**Collected data entries**
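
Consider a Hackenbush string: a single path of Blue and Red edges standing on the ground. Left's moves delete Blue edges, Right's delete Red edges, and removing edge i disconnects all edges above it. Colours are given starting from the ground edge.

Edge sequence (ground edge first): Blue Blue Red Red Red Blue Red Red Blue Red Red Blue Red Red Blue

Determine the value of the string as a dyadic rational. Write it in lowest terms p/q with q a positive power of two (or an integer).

9363/8192

Recurse on prefixes of the 15-edge string Blue Blue Red Red Red Blue Red Red Blue Red Red Blue Red Red Blue:
val_1 [B]  L=[0]  R=[∅]  gives 1
val_2 [BB]  L=[0; 1]  R=[∅]  gives 2
val_3 [BBR]  L=[0; 1]  R=[2]  gives 3/2
val_4 [BBRR]  L=[0; 1]  R=[3/2; 2]  gives 5/4
val_5 [BBRRR]  L=[0; 1]  R=[5/4; 3/2; 2]  gives 9/8
val_6 [BBRRRB]  L=[0; 1; 9/8]  R=[5/4; 3/2; 2]  gives 19/16
val_7 [BBRRRBR]  L=[0; 1; 9/8]  R=[19/16; 5/4; 3/2; 2]  gives 37/32
val_8 [BBRRRBRR]  L=[0; 1; 9/8]  R=[37/32; 19/16; 5/4; 3/2; 2]  gives 73/64
val_9 [BBRRRBRRB]  L=[0; 1; 9/8; 73/64]  R=[37/32; 19/16; 5/4; 3/2; 2]  gives 147/128
val_10 [BBRRRBRRBR]  L=[0; 1; 9/8; 73/64]  R=[147/128; 37/32; 19/16; 5/4; 3/2; 2]  gives 293/256
val_11 [BBRRRBRRBRR]  L=[0; 1; 9/8; 73/64]  R=[293/256; 147/128; 37/32; 19/16; 5/4; 3/2; 2]  gives 585/512
val_12 [BBRRRBRRBRRB]  L=[0; 1; 9/8; 73/64; 585/512]  R=[293/256; 147/128; 37/32; 19/16; 5/4; 3/2; 2]  gives 1171/1024
val_13 [BBRRRBRRBRRBR]  L=[0; 1; 9/8; 73/64; 585/512]  R=[1171/1024; 293/256; 147/128; 37/32; 19/16; 5/4; 3/2; 2]  gives 2341/2048
val_14 [BBRRRBRRBRRBRR]  L=[0; 1; 9/8; 73/64; 585/512]  R=[2341/2048; 1171/1024; 293/256; 147/128; 37/32; 19/16; 5/4; 3/2; 2]  gives 4681/4096
val_15 [BBRRRBRRBRRBRRB]  L=[0; 1; 9/8; 73/64; 585/512; 4681/4096]  R=[2341/2048; 1171/1024; 293/256; 147/128; 37/32; 19/16; 5/4; 3/2; 2]  gives 9363/8192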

**Directions**
Identify the lines of the entries containing the string "ground". Copy each such line.

**Response to the task**
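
Consider a Hackenbush string: a single path of Blue and Red edges standing on the ground. Left's moves delete Blue edges, Right's delete Red edges, and removing edge i disconnects all edges above it. Colours are given starting from the ground edge.
Edge sequence (ground edge first): Blue Blue Red Red Red Blue Red Red Blue Red Red Blue Red Red Blue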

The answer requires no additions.